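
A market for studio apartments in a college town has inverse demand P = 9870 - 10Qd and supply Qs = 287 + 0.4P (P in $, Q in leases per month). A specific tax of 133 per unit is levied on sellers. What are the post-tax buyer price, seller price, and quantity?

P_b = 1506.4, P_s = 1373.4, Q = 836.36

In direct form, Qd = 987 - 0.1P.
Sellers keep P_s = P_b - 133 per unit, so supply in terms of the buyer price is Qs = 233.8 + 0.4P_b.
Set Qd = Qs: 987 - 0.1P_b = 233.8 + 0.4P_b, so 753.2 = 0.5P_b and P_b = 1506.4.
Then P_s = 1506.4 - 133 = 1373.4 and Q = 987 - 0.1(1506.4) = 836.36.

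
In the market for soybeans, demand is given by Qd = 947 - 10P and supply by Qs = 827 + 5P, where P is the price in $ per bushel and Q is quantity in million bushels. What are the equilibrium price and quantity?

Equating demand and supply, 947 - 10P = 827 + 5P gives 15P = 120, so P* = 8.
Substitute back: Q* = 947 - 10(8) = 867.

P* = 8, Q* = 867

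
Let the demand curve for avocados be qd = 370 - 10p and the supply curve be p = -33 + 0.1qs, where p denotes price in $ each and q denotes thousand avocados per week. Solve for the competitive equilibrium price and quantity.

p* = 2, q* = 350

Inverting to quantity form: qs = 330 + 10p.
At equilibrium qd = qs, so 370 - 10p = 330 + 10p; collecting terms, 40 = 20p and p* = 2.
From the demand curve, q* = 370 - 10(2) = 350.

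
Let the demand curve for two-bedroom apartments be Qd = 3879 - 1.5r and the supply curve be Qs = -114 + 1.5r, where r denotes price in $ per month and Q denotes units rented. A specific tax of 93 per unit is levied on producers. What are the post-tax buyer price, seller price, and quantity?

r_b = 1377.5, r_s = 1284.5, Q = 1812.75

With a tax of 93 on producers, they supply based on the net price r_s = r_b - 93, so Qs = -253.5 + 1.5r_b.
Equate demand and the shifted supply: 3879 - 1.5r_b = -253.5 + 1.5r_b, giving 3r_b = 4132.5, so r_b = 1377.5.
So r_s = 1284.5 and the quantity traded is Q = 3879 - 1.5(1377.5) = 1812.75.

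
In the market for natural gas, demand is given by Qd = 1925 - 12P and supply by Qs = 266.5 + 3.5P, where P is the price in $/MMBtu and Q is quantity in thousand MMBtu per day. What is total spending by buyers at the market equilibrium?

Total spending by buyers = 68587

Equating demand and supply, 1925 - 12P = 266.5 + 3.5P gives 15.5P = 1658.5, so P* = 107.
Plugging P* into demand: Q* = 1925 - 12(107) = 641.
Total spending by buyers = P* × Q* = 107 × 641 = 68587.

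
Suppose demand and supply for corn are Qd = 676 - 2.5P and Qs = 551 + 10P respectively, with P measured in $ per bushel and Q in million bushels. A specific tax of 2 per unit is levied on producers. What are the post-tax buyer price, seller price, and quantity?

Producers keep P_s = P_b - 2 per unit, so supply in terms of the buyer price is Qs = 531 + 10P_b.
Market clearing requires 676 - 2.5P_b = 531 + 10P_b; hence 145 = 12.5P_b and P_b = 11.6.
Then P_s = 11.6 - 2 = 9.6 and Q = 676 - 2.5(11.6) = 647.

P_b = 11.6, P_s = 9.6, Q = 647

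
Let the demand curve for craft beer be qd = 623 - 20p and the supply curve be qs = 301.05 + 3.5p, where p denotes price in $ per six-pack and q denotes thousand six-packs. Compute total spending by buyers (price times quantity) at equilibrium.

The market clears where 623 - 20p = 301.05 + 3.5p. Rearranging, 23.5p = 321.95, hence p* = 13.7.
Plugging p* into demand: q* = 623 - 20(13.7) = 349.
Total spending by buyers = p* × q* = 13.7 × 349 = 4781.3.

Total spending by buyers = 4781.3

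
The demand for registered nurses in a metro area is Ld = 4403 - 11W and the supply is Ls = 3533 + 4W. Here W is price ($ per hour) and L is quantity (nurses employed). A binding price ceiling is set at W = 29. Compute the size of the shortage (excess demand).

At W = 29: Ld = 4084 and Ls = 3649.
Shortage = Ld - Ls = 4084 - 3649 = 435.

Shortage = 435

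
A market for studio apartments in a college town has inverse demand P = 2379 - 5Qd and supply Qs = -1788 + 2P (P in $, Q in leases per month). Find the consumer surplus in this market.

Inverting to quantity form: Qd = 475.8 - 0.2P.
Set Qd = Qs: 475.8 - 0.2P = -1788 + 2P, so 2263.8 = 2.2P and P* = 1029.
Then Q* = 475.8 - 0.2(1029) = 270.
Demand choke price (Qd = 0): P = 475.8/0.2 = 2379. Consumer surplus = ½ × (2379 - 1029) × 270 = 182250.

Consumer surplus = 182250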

---

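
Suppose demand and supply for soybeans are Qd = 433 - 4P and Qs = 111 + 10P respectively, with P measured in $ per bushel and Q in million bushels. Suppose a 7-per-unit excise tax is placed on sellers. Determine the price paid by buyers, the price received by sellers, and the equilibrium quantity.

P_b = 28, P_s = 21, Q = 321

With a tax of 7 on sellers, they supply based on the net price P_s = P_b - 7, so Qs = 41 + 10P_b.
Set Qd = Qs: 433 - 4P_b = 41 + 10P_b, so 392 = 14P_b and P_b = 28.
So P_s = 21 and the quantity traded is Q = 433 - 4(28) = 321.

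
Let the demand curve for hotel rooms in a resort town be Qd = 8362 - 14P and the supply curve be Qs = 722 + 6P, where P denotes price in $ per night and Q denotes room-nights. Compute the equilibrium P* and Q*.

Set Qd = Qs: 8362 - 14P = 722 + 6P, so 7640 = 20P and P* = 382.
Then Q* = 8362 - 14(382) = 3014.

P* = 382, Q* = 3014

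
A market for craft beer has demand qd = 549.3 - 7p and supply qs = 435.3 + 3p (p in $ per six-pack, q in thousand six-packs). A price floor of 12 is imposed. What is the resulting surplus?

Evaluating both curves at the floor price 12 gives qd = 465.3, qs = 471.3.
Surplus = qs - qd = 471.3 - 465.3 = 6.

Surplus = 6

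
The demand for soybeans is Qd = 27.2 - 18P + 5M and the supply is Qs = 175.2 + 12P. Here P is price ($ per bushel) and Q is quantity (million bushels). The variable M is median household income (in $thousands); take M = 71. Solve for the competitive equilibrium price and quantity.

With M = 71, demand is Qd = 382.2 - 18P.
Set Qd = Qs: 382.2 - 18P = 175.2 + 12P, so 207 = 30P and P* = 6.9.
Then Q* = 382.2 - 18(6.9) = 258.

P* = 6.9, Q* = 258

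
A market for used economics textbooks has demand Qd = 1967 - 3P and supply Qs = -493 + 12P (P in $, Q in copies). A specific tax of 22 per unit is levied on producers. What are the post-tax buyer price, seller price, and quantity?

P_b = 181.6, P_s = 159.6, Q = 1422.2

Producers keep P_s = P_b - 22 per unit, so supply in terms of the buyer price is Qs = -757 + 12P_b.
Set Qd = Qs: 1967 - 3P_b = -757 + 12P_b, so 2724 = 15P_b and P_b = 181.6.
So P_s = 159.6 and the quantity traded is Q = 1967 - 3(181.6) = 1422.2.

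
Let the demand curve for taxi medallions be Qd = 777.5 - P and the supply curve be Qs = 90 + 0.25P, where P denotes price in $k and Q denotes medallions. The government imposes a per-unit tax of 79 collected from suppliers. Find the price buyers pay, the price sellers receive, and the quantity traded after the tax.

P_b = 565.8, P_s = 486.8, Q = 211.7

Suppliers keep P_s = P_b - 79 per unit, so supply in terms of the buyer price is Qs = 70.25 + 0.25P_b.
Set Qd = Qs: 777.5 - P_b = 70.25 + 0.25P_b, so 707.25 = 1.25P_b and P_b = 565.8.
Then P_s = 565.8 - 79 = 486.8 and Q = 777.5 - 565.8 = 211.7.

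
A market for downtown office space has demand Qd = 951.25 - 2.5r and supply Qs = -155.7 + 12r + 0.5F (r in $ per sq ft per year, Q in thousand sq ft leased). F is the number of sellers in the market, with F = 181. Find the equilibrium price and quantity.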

---

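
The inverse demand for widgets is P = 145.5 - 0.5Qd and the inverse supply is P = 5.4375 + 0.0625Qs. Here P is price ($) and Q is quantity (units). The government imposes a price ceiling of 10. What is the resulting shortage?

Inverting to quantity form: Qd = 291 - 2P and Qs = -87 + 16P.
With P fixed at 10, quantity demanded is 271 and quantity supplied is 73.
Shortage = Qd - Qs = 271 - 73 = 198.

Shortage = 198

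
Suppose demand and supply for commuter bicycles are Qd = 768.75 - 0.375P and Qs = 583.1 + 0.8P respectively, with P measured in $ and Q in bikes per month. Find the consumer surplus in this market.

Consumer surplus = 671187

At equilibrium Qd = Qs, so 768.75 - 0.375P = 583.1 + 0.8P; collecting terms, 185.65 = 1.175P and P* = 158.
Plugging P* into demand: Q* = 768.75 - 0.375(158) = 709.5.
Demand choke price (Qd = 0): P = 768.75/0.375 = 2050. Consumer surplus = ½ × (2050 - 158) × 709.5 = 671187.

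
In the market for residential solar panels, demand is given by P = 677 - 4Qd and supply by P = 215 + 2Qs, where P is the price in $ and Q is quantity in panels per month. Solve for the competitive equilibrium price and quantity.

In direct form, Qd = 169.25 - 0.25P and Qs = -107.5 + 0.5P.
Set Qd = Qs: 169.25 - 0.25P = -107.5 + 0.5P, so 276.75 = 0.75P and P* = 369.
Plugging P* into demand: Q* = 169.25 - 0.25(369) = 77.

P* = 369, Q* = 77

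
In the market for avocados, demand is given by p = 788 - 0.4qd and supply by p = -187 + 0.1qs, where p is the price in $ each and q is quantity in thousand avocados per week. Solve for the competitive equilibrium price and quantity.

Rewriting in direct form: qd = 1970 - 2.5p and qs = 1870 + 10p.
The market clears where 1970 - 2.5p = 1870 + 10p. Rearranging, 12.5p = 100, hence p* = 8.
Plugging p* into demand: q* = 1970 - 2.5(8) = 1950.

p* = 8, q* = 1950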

* _Your goal_
In the listing above, find the line holding "A market for used" and the line holding "A market for downtown", then output those two lines and every line between them exactly.

* _Result of this exercise_
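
A market for used economics textbooks has demand Qd = 1967 - 3P and supply Qs = -493 + 12P (P in $, Q in copies). A specific tax of 22 per unit is levied on producers. What are the post-tax buyer price, seller price, and quantity?

P_b = 181.6, P_s = 159.6, Q = 1422.2

Producers keep P_s = P_b - 22 per unit, so supply in terms of the buyer price is Qs = -757 + 12P_b.
Set Qd = Qs: 1967 - 3P_b = -757 + 12P_b, so 2724 = 15P_b and P_b = 181.6.
So P_s = 159.6 and the quantity traded is Q = 1967 - 3(181.6) = 1422.2.

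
Let the demand curve for taxi medallions be Qd = 777.5 - P and the supply curve be Qs = 90 + 0.25P, where P denotes price in $k and Q denotes medallions. The government imposes a per-unit tax of 79 collected from suppliers. Find the price buyers pay, the price sellers receive, and the quantity traded after the tax.

P_b = 565.8, P_s = 486.8, Q = 211.7

Suppliers keep P_s = P_b - 79 per unit, so supply in terms of the buyer price is Qs = 70.25 + 0.25P_b.
Set Qd = Qs: 777.5 - P_b = 70.25 + 0.25P_b, so 707.25 = 1.25P_b and P_b = 565.8.
Then P_s = 565.8 - 79 = 486.8 and Q = 777.5 - 565.8 = 211.7.

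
A market for downtown office space has demand Qd = 951.25 - 2.5r and supply Qs = -155.7 + 12r + 0.5F (r in $ per sq ft per year, Q in thousand sq ft leased). F is the number of sellers in the market, with F = 181. Find the equilibrium price and quantity.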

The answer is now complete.